EXERCISE AIM =
Return all of the entries, keeping every word and mark as it is.

DATA TO EXAMINE section start

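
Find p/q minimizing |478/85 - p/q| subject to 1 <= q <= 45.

Expand x = 478/85 as a continued fraction with the Euclidean algorithm:
  478 = 5*85 + 53, so a_0 = 5.
  85 = 1*53 + 32, so a_1 = 1.
  53 = 1*32 + 21, so a_2 = 1.
  32 = 1*21 + 11, so a_3 = 1.
  21 = 1*11 + 10, so a_4 = 1.
  11 = 1*10 + 1, so a_5 = 1.
  10 = 10*1 + 0, so a_6 = 10.
so x = [5; 1, 1, 1, 1, 1, 10].
Convergents (p_i = a_i*p_{i-1} + p_{i-2}, q_i = a_i*q_{i-1} + q_{i-2} with p_{-2}=0, p_{-1}=1, q_{-2}=1, q_{-1}=0), until the denominator exceeds 45:
  i=0: a_0=5, p_0 = 5*1 + 0 = 5, q_0 = 5*0 + 1 = 1.
  i=1: a_1=1, p_1 = 1*5 + 1 = 6, q_1 = 1*1 + 0 = 1.
  i=2: a_2=1, p_2 = 1*6 + 5 = 11, q_2 = 1*1 + 1 = 2.
  i=3: a_3=1, p_3 = 1*11 + 6 = 17, q_3 = 1*2 + 1 = 3.
  i=4: a_4=1, p_4 = 1*17 + 11 = 28, q_4 = 1*3 + 2 = 5.
  i=5: a_5=1, p_5 = 1*28 + 17 = 45, q_5 = 1*5 + 3 = 8.
  i=6: a_6=10, p_6 = 10*45 + 28 = 478, q_6 = 10*8 + 5 = 85.
q_6 = 85 > 45, so the last convergent with denominator <= 45 is p_5/q_5 = 45/8.
The closest fraction with denominator <= 45 is either p_5/q_5 or the intermediate fraction (k*p_5 + p_4)/(k*q_5 + q_4) with the largest k >= 1 whose denominator stays <= 45; these approach x as k grows, and every other convergent or intermediate fraction in range is farther away.
Largest k: floor((45 - q_4)/q_5) = floor((45 - 5)/8) = 5.
That gives (5*45 + 28)/(5*8 + 5) = 253/45.
Compare the errors: |x - 45/8| = |478*8 - 45*85|/(85*8) = 1/680, and |x - 253/45| = |478*45 - 253*85|/(85*45) = 5/3825.
Cross-multiplying, 5*680 = 3400 < 3825 = 1*3825, so 5/3825 is smaller: the intermediate fraction 253/45 is closer to x than 45/8.

253/45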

DATA TO EXAMINE section end

ANSWER FOR THE TASK =
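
Find p/q minimizing |478/85 - p/q| subject to 1 <= q <= 45.

Expand x = 478/85 as a continued fraction with the Euclidean algorithm:
  478 = 5*85 + 53, so a_0 = 5.
  85 = 1*53 + 32, so a_1 = 1.
  53 = 1*32 + 21, so a_2 = 1.
  32 = 1*21 + 11, so a_3 = 1.
  21 = 1*11 + 10, so a_4 = 1.
  11 = 1*10 + 1, so a_5 = 1.
  10 = 10*1 + 0, so a_6 = 10.
so x = [5; 1, 1, 1, 1, 1, 10].
Convergents (p_i = a_i*p_{i-1} + p_{i-2}, q_i = a_i*q_{i-1} + q_{i-2} with p_{-2}=0, p_{-1}=1, q_{-2}=1, q_{-1}=0), until the denominator exceeds 45:
  i=0: a_0=5, p_0 = 5*1 + 0 = 5, q_0 = 5*0 + 1 = 1.
  i=1: a_1=1, p_1 = 1*5 + 1 = 6, q_1 = 1*1 + 0 = 1.
  i=2: a_2=1, p_2 = 1*6 + 5 = 11, q_2 = 1*1 + 1 = 2.
  i=3: a_3=1, p_3 = 1*11 + 6 = 17, q_3 = 1*2 + 1 = 3.
  i=4: a_4=1, p_4 = 1*17 + 11 = 28, q_4 = 1*3 + 2 = 5.
  i=5: a_5=1, p_5 = 1*28 + 17 = 45, q_5 = 1*5 + 3 = 8.
  i=6: a_6=10, p_6 = 10*45 + 28 = 478, q_6 = 10*8 + 5 = 85.
q_6 = 85 > 45, so the last convergent with denominator <= 45 is p_5/q_5 = 45/8.
The closest fraction with denominator <= 45 is either p_5/q_5 or the intermediate fraction (k*p_5 + p_4)/(k*q_5 + q_4) with the largest k >= 1 whose denominator stays <= 45; these approach x as k grows, and every other convergent or intermediate fraction in range is farther away.
Largest k: floor((45 - q_4)/q_5) = floor((45 - 5)/8) = 5.
That gives (5*45 + 28)/(5*8 + 5) = 253/45.
Compare the errors: |x - 45/8| = |478*8 - 45*85|/(85*8) = 1/680, and |x - 253/45| = |478*45 - 253*85|/(85*45) = 5/3825.
Cross-multiplying, 5*680 = 3400 < 3825 = 1*3825, so 5/3825 is smaller: the intermediate fraction 253/45 is closer to x than 45/8.

253/45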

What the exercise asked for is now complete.